What you are asked to do >> Copy down all of the data underneath, exactly as shown.

Source data >>

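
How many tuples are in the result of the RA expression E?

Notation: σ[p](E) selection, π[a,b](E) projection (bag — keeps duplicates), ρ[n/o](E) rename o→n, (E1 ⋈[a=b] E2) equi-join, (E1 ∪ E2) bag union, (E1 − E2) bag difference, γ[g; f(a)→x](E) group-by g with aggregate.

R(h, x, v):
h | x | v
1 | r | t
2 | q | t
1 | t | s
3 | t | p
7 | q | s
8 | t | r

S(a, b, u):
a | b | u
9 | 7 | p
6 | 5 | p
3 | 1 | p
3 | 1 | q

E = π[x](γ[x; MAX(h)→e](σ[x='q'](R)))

Stepwise |·|:
  R → 6
  σ[x='q'](R) → 2
  γ[x; MAX(h)→e](σ[x='q'](R)) → 1
  π[x](γ[x; MAX(h)→e](σ[x='q'](R))) → 1

|E| = 1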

Result of the exercise >>
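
How many tuples are in the result of the RA expression E?

Notation: σ[p](E) selection, π[a,b](E) projection (bag — keeps duplicates), ρ[n/o](E) rename o→n, (E1 ⋈[a=b] E2) equi-join, (E1 ∪ E2) bag union, (E1 − E2) bag difference, γ[g; f(a)→x](E) group-by g with aggregate.

R(h, x, v):
h | x | v
1 | r | t
2 | q | t
1 | t | s
3 | t | p
7 | q | s
8 | t | r

S(a, b, u):
a | b | u
9 | 7 | p
6 | 5 | p
3 | 1 | p
3 | 1 | q

E = π[x](γ[x; MAX(h)→e](σ[x='q'](R)))

Stepwise |·|:
  R → 6
  σ[x='q'](R) → 2
  γ[x; MAX(h)→e](σ[x='q'](R)) → 1
  π[x](γ[x; MAX(h)→e](σ[x='q'](R))) → 1

|E| = 1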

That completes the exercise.